[DATA EXTRACT]
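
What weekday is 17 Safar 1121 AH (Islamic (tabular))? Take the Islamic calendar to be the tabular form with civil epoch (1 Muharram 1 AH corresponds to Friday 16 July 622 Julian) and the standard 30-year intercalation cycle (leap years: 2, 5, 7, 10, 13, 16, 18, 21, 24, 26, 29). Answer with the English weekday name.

Sunday

This is JDN 2345377 (28 April 1709 Gregorian).
2345377 ≡ 6 (mod 7); counting from Monday = 0 gives Sunday.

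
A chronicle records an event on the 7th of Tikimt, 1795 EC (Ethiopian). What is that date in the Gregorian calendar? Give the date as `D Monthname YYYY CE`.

16 October 1802 CE

Julian Day Number of the source date = 2379515.
Converting JDN 2379515 to the Gregorian calendar gives 16 October 1802 CE.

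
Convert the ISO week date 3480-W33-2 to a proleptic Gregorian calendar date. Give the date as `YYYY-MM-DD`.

3480-08-10

ISO week 1 of 3480 is the week containing the first Thursday of 3480.
Week 33, day 2 (Tuesday) lands on 3480-08-10.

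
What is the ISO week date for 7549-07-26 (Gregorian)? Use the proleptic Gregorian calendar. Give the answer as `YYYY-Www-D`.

The weekday is Tuesday (ISO weekday 2).
That Tuesday belongs to ISO week 30 of ISO year 7549.

7549-W30-2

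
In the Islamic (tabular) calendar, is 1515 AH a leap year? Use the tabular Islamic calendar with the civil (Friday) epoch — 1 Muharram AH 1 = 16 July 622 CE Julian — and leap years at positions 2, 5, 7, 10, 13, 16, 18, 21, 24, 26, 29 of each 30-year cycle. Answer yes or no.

Year 1515 AH is year 15 of its 30-year cycle; leap positions are 2, 5, 7, 10, 13, 16, 18, 21, 24, 26, 29, so it is a common year (354 days).

no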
[/DATA EXTRACT]
* **EXERCISE AIM**
Your answer must be an exact copy of every record.

* **TASK RESULT**
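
What weekday is 17 Safar 1121 AH (Islamic (tabular))? Take the Islamic calendar to be the tabular form with civil epoch (1 Muharram 1 AH corresponds to Friday 16 July 622 Julian) and the standard 30-year intercalation cycle (leap years: 2, 5, 7, 10, 13, 16, 18, 21, 24, 26, 29). Answer with the English weekday name.

Sunday

This is JDN 2345377 (28 April 1709 Gregorian).
2345377 ≡ 6 (mod 7); counting from Monday = 0 gives Sunday.

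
A chronicle records an event on the 7th of Tikimt, 1795 EC (Ethiopian). What is that date in the Gregorian calendar? Give the date as `D Monthname YYYY CE`.

16 October 1802 CE

Julian Day Number of the source date = 2379515.
Converting JDN 2379515 to the Gregorian calendar gives 16 October 1802 CE.

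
Convert the ISO week date 3480-W33-2 to a proleptic Gregorian calendar date. Give the date as `YYYY-MM-DD`.

3480-08-10

ISO week 1 of 3480 is the week containing the first Thursday of 3480.
Week 33, day 2 (Tuesday) lands on 3480-08-10.

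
What is the ISO week date for 7549-07-26 (Gregorian)? Use the proleptic Gregorian calendar. Give the answer as `YYYY-Www-D`.

The weekday is Tuesday (ISO weekday 2).
That Tuesday belongs to ISO week 30 of ISO year 7549.

7549-W30-2

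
In the Islamic (tabular) calendar, is 1515 AH a leap year? Use the tabular Islamic calendar with the civil (Friday) epoch — 1 Muharram AH 1 = 16 July 622 CE Julian — and leap years at positions 2, 5, 7, 10, 13, 16, 18, 21, 24, 26, 29 of each 30-year cycle. Answer yes or no.

Year 1515 AH is year 15 of its 30-year cycle; leap positions are 2, 5, 7, 10, 13, 16, 18, 21, 24, 26, 29, so it is a common year (354 days).

no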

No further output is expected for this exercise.